Starting with the first line, transcribe the material exactly through to the last.

→ **Listed entries**:

[Start of Attachment]

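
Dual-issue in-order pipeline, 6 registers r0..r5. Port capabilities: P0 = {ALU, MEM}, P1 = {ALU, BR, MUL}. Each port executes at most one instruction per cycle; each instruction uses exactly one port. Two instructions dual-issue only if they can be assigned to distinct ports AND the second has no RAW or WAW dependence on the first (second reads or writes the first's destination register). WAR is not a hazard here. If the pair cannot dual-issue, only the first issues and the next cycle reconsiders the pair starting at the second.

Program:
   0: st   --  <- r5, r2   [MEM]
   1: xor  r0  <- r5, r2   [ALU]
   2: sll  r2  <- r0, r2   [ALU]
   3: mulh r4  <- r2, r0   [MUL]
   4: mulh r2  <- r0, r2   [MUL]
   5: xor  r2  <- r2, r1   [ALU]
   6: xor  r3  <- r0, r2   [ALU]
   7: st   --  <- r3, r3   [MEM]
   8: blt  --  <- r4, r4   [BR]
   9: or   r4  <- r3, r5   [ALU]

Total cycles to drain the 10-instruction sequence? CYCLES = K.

CYCLES = 8

  cy0 -> i0/i1 (st.MEM;xor.ALU) 2-wide
  cy1 -> i2 (sll.ALU) RAW r2
  cy2 -> i3 (mulh.MUL) no-port MUL/MUL
  cy3 -> i4 (mulh.MUL) RAW+WAW r2
  cy4 -> i5 (xor.ALU) RAW r2
  cy5 -> i6 (xor.ALU) RAW r3
  cy6 -> i7/i8 (st.MEM;blt.BR) 2-wide
  cy7 -> i9 (or.ALU) tail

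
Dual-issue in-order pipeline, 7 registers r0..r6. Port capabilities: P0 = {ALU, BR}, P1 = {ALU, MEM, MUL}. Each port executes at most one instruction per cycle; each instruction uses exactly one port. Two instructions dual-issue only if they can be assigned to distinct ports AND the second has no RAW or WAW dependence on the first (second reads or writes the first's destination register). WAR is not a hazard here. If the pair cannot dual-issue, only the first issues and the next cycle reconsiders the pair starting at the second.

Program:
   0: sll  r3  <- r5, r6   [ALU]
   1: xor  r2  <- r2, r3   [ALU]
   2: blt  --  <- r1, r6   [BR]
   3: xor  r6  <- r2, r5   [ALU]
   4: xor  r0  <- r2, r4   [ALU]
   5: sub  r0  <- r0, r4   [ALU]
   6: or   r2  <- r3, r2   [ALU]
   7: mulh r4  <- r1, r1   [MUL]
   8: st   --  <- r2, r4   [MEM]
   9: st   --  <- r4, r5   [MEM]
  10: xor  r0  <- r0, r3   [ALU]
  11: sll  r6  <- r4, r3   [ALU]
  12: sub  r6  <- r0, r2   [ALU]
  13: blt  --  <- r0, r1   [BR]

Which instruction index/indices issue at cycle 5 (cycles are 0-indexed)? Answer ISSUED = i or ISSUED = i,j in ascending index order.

ISSUED = 8

0. sll.ALU @i0  | RAW r3
1. xor.ALU+blt.BR @i1,i2  | 2-wide
2. xor.ALU+xor.ALU @i3,i4  | 2-wide
3. sub.ALU+or.ALU @i5,i6  | 2-wide
4. mulh.MUL @i7  | no-port MUL/MEM
5. st.MEM @i8  | no-port MEM/MEM
6. st.MEM+xor.ALU @i9,i10  | 2-wide
7. sll.ALU @i11  | WAW r6
8. sub.ALU+blt.BR @i12,i13  | 2-wide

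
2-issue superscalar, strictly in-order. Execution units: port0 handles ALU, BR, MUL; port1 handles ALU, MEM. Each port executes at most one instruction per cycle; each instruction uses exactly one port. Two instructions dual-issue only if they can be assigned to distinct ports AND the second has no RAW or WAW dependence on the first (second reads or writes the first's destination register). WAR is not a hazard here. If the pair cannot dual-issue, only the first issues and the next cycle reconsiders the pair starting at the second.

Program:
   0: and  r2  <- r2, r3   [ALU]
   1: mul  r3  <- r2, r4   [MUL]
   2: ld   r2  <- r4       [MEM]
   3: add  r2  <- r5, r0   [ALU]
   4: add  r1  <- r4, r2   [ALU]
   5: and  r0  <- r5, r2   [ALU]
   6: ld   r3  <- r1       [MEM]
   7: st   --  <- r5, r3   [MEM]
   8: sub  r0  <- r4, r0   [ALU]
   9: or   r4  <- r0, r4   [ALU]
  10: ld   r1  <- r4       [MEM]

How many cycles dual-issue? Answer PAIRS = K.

0. and.ALU @i0  | RAW r2
1. mul.MUL ld.MEM @i1&i2  | pair
2. add.ALU @i3  | RAW r2
3. add.ALU and.ALU @i4&i5  | pair
4. ld.MEM @i6  | no-port MEM/MEM
5. st.MEM sub.ALU @i7&i8  | pair
6. or.ALU @i9  | RAW r4
7. ld.MEM @i10  | tail

PAIRS = 3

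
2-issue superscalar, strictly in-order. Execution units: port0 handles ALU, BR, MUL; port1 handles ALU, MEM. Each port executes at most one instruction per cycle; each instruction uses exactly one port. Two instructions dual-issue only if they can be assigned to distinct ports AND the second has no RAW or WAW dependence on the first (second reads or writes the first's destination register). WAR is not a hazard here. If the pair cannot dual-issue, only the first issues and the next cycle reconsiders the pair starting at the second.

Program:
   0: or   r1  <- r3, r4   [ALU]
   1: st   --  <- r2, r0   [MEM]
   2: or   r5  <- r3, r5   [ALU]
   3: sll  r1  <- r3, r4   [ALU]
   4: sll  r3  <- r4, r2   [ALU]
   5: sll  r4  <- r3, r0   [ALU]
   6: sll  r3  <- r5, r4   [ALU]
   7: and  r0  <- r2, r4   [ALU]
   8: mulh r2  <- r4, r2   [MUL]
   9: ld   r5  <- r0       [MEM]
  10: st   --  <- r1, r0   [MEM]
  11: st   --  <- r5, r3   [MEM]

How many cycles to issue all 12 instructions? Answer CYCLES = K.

CYCLES = 8

  cy0 -> i0/i1 (or/st) dual
  cy1 -> i2/i3 (or/sll) dual
  cy2 -> i4 (sll) RAW r3
  cy3 -> i5 (sll) RAW r4
  cy4 -> i6/i7 (sll/and) dual
  cy5 -> i8/i9 (mulh/ld) dual
  cy6 -> i10 (st) no-port MEM/MEM
  cy7 -> i11 (st) tail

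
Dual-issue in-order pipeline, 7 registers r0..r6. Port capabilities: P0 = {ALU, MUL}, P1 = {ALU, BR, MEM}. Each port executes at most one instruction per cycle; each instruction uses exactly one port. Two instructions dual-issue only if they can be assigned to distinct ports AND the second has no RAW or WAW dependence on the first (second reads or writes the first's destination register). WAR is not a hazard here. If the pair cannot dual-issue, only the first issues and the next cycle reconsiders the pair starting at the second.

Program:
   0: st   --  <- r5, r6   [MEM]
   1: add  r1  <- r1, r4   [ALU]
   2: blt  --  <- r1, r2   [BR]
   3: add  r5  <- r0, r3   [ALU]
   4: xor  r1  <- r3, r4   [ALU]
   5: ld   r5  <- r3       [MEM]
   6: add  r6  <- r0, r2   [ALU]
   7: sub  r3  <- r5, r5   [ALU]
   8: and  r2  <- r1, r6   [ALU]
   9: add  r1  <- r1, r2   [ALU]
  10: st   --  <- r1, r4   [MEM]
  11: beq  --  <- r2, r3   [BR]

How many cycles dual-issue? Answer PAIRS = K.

[0] i0,i1  st.MEM/add.ALU  -- 2-wide
[1] i2,i3  blt.BR/add.ALU  -- 2-wide
[2] i4,i5  xor.ALU/ld.MEM  -- 2-wide
[3] i6,i7  add.ALU/sub.ALU  -- 2-wide
[4] i8  and.ALU  -- RAW r2
[5] i9  add.ALU  -- RAW r1
[6] i10  st.MEM  -- no-port MEM/BR
[7] i11  beq.BR  -- tail

PAIRS = 4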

[End of Attachment]

→ **Solution to this problem**:
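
Dual-issue in-order pipeline, 6 registers r0..r5. Port capabilities: P0 = {ALU, MEM}, P1 = {ALU, BR, MUL}. Each port executes at most one instruction per cycle; each instruction uses exactly one port. Two instructions dual-issue only if they can be assigned to distinct ports AND the second has no RAW or WAW dependence on the first (second reads or writes the first's destination register). WAR is not a hazard here. If the pair cannot dual-issue, only the first issues and the next cycle reconsiders the pair starting at the second.

Program:
   0: st   --  <- r5, r2   [MEM]
   1: xor  r0  <- r5, r2   [ALU]
   2: sll  r2  <- r0, r2   [ALU]
   3: mulh r4  <- r2, r0   [MUL]
   4: mulh r2  <- r0, r2   [MUL]
   5: xor  r2  <- r2, r1   [ALU]
   6: xor  r3  <- r0, r2   [ALU]
   7: st   --  <- r3, r3   [MEM]
   8: blt  --  <- r4, r4   [BR]
   9: or   r4  <- r3, r5   [ALU]

Total cycles to drain the 10-instruction sequence? CYCLES = K.

CYCLES = 8

  cy0 -> i0/i1 (st.MEM;xor.ALU) 2-wide
  cy1 -> i2 (sll.ALU) RAW r2
  cy2 -> i3 (mulh.MUL) no-port MUL/MUL
  cy3 -> i4 (mulh.MUL) RAW+WAW r2
  cy4 -> i5 (xor.ALU) RAW r2
  cy5 -> i6 (xor.ALU) RAW r3
  cy6 -> i7/i8 (st.MEM;blt.BR) 2-wide
  cy7 -> i9 (or.ALU) tail

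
Dual-issue in-order pipeline, 7 registers r0..r6. Port capabilities: P0 = {ALU, BR}, P1 = {ALU, MEM, MUL}. Each port executes at most one instruction per cycle; each instruction uses exactly one port. Two instructions dual-issue only if they can be assigned to distinct ports AND the second has no RAW or WAW dependence on the first (second reads or writes the first's destination register). WAR is not a hazard here. If the pair cannot dual-issue, only the first issues and the next cycle reconsiders the pair starting at the second.

Program:
   0: sll  r3  <- r5, r6   [ALU]
   1: xor  r2  <- r2, r3   [ALU]
   2: blt  --  <- r1, r6   [BR]
   3: xor  r6  <- r2, r5   [ALU]
   4: xor  r0  <- r2, r4   [ALU]
   5: sub  r0  <- r0, r4   [ALU]
   6: or   r2  <- r3, r2   [ALU]
   7: mulh r4  <- r1, r1   [MUL]
   8: st   --  <- r2, r4   [MEM]
   9: st   --  <- r4, r5   [MEM]
  10: xor  r0  <- r0, r3   [ALU]
  11: sll  r6  <- r4, r3   [ALU]
  12: sub  r6  <- r0, r2   [ALU]
  13: blt  --  <- r0, r1   [BR]

Which instruction index/indices issue at cycle 5 (cycles are 0-indexed)? Answer ISSUED = i or ISSUED = i,j in ascending index order.

ISSUED = 8

0. sll.ALU @i0  | RAW r3
1. xor.ALU+blt.BR @i1,i2  | 2-wide
2. xor.ALU+xor.ALU @i3,i4  | 2-wide
3. sub.ALU+or.ALU @i5,i6  | 2-wide
4. mulh.MUL @i7  | no-port MUL/MEM
5. st.MEM @i8  | no-port MEM/MEM
6. st.MEM+xor.ALU @i9,i10  | 2-wide
7. sll.ALU @i11  | WAW r6
8. sub.ALU+blt.BR @i12,i13  | 2-wide

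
2-issue superscalar, strictly in-order. Execution units: port0 handles ALU, BR, MUL; port1 handles ALU, MEM. Each port executes at most one instruction per cycle; each instruction uses exactly one port. Two instructions dual-issue only if they can be assigned to distinct ports AND the second has no RAW or WAW dependence on the first (second reads or writes the first's destination register). WAR is not a hazard here. If the pair cannot dual-issue, only the first issues and the next cycle reconsiders the pair starting at the second.

Program:
   0: and  r2  <- r2, r3   [ALU]
   1: mul  r3  <- r2, r4   [MUL]
   2: ld   r2  <- r4       [MEM]
   3: add  r2  <- r5, r0   [ALU]
   4: add  r1  <- r4, r2   [ALU]
   5: and  r0  <- r5, r2   [ALU]
   6: ld   r3  <- r1       [MEM]
   7: st   --  <- r5, r3   [MEM]
   8: sub  r0  <- r4, r0   [ALU]
   9: or   r4  <- r0, r4   [ALU]
  10: ld   r1  <- r4       [MEM]

How many cycles dual-issue? Answer PAIRS = K.

0. and.ALU @i0  | RAW r2
1. mul.MUL ld.MEM @i1&i2  | pair
2. add.ALU @i3  | RAW r2
3. add.ALU and.ALU @i4&i5  | pair
4. ld.MEM @i6  | no-port MEM/MEM
5. st.MEM sub.ALU @i7&i8  | pair
6. or.ALU @i9  | RAW r4
7. ld.MEM @i10  | tail

PAIRS = 3

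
2-issue superscalar, strictly in-order. Execution units: port0 handles ALU, BR, MUL; port1 handles ALU, MEM. Each port executes at most one instruction per cycle; each instruction uses exactly one port. Two instructions dual-issue only if they can be assigned to distinct ports AND the second has no RAW or WAW dependence on the first (second reads or writes the first's destination register). WAR is not a hazard here. If the pair cannot dual-issue, only the first issues and the next cycle reconsiders the pair starting at the second.

Program:
   0: or   r1  <- r3, r4   [ALU]
   1: st   --  <- r2, r0   [MEM]
   2: or   r5  <- r3, r5   [ALU]
   3: sll  r1  <- r3, r4   [ALU]
   4: sll  r3  <- r4, r2   [ALU]
   5: sll  r4  <- r3, r0   [ALU]
   6: sll  r3  <- r5, r4   [ALU]
   7: and  r0  <- r2, r4   [ALU]
   8: mulh r2  <- r4, r2   [MUL]
   9: ld   r5  <- r0       [MEM]
  10: st   --  <- r1, r0   [MEM]
  11: st   --  <- r5, r3   [MEM]

How many cycles to issue all 12 instructions? Answer CYCLES = K.

CYCLES = 8

  cy0 -> i0/i1 (or/st) dual
  cy1 -> i2/i3 (or/sll) dual
  cy2 -> i4 (sll) RAW r3
  cy3 -> i5 (sll) RAW r4
  cy4 -> i6/i7 (sll/and) dual
  cy5 -> i8/i9 (mulh/ld) dual
  cy6 -> i10 (st) no-port MEM/MEM
  cy7 -> i11 (st) tail

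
Dual-issue in-order pipeline, 7 registers r0..r6. Port capabilities: P0 = {ALU, MUL}, P1 = {ALU, BR, MEM}. Each port executes at most one instruction per cycle; each instruction uses exactly one port. Two instructions dual-issue only if they can be assigned to distinct ports AND the second has no RAW or WAW dependence on the first (second reads or writes the first's destination register). WAR is not a hazard here. If the pair cannot dual-issue, only the first issues and the next cycle reconsiders the pair starting at the second.

Program:
   0: st   --  <- r5, r6   [MEM]
   1: add  r1  <- r1, r4   [ALU]
   2: blt  --  <- r1, r2   [BR]
   3: add  r5  <- r0, r3   [ALU]
   4: xor  r1  <- r3, r4   [ALU]
   5: ld   r5  <- r3       [MEM]
   6: add  r6  <- r0, r2   [ALU]
   7: sub  r3  <- r5, r5   [ALU]
   8: and  r2  <- r1, r6   [ALU]
   9: add  r1  <- r1, r2   [ALU]
  10: st   --  <- r1, r4   [MEM]
  11: beq  --  <- r2, r3   [BR]

How many cycles dual-issue? Answer PAIRS = K.

[0] i0,i1  st.MEM/add.ALU  -- 2-wide
[1] i2,i3  blt.BR/add.ALU  -- 2-wide
[2] i4,i5  xor.ALU/ld.MEM  -- 2-wide
[3] i6,i7  add.ALU/sub.ALU  -- 2-wide
[4] i8  and.ALU  -- RAW r2
[5] i9  add.ALU  -- RAW r1
[6] i10  st.MEM  -- no-port MEM/BR
[7] i11  beq.BR  -- tail

PAIRS = 4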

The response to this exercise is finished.